* TO DO
For the entries below, count the lines containing "threads" and give only that number.

* DATA PROVIDED
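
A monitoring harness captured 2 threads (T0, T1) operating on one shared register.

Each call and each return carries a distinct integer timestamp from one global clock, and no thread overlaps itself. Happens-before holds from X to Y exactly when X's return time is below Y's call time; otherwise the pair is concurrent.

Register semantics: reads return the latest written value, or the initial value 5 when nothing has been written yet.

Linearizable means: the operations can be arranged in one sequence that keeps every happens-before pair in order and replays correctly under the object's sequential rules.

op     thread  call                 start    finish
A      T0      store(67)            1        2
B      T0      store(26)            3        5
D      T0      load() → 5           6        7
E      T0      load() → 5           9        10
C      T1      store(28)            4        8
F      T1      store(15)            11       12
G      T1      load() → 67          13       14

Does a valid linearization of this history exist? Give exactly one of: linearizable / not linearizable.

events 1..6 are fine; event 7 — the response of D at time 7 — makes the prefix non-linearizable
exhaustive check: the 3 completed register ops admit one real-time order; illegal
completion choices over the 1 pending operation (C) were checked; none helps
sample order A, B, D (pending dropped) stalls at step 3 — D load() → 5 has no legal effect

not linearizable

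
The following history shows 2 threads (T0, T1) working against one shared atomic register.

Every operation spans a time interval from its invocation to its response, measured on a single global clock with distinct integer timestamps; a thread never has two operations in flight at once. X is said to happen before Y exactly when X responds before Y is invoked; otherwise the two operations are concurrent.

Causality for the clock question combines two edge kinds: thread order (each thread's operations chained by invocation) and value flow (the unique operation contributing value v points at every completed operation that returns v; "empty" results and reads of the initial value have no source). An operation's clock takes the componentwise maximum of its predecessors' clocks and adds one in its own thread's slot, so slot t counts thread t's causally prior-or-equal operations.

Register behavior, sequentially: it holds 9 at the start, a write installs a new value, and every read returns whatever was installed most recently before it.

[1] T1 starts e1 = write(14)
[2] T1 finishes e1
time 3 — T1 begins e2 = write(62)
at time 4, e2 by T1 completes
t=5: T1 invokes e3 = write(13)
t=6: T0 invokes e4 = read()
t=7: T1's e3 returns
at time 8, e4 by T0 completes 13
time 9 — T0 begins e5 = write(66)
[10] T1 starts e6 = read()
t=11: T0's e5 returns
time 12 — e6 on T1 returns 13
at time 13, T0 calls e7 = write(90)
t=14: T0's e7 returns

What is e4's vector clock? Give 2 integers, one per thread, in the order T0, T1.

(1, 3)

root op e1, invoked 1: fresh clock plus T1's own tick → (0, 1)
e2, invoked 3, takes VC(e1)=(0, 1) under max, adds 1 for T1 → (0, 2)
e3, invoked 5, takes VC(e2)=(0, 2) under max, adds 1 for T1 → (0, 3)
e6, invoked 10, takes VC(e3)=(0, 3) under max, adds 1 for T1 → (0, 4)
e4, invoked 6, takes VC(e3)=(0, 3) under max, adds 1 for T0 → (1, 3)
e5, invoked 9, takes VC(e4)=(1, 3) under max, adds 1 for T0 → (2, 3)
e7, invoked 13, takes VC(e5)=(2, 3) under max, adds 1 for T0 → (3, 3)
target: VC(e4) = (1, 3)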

* SOLVED PROBLEM
2